Instructions for the task =
From the line with "Let n = 2465" onward, reproduce each line of the entries exactly, ending at the last one, and add nothing.

Entries provided =
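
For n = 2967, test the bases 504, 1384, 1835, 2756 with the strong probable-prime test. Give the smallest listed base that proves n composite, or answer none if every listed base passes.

504

n − 1 = 2966 = 2^1 · 1483, so s = 1 and d = 1483.
Base 504: x_0 = 504^1483 mod 2967 = 1029. x_0 ∉ {1, 2966} and s = 1, so 504 is a Miller–Rabin witness and 2967 is composite.
Base 1384: x_0 = 1384^1483 mod 2967 = 1876. x_0 ∉ {1, 2966} and s = 1, so 1384 is a Miller–Rabin witness and 2967 is composite.
Base 1835: x_0 = 1835^1483 mod 2967 = 104. x_0 ∉ {1, 2966} and s = 1, so 1835 is a Miller–Rabin witness and 2967 is composite.
Base 2756: x_0 = 2756^1483 mod 2967 = 2333. x_0 ∉ {1, 2966} and s = 1, so 2756 is a Miller–Rabin witness and 2967 is composite.
The smallest witness among the given bases is 504.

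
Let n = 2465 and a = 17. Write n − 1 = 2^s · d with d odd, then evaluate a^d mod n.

17

n − 1 = 2464 = 2^5 · 77, so s = 5 and d = 77.
Repeated squaring mod 2465: 17^1 ≡ 17, 17^2 ≡ 289, 17^4 ≡ 2176, 17^8 ≡ 2176, 17^16 ≡ 2176, 17^32 ≡ 2176, 17^64 ≡ 2176.
77 = 64 + 8 + 4 + 1, so 17^77 ≡ 2176·2176·2176·17 ≡ 17 (mod 2465).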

Written response =
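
Let n = 2465 and a = 17. Write n − 1 = 2^s · d with d odd, then evaluate a^d mod n.

17

n − 1 = 2464 = 2^5 · 77, so s = 5 and d = 77.
Repeated squaring mod 2465: 17^1 ≡ 17, 17^2 ≡ 289, 17^4 ≡ 2176, 17^8 ≡ 2176, 17^16 ≡ 2176, 17^32 ≡ 2176, 17^64 ≡ 2176.
77 = 64 + 8 + 4 + 1, so 17^77 ≡ 2176·2176·2176·17 ≡ 17 (mod 2465).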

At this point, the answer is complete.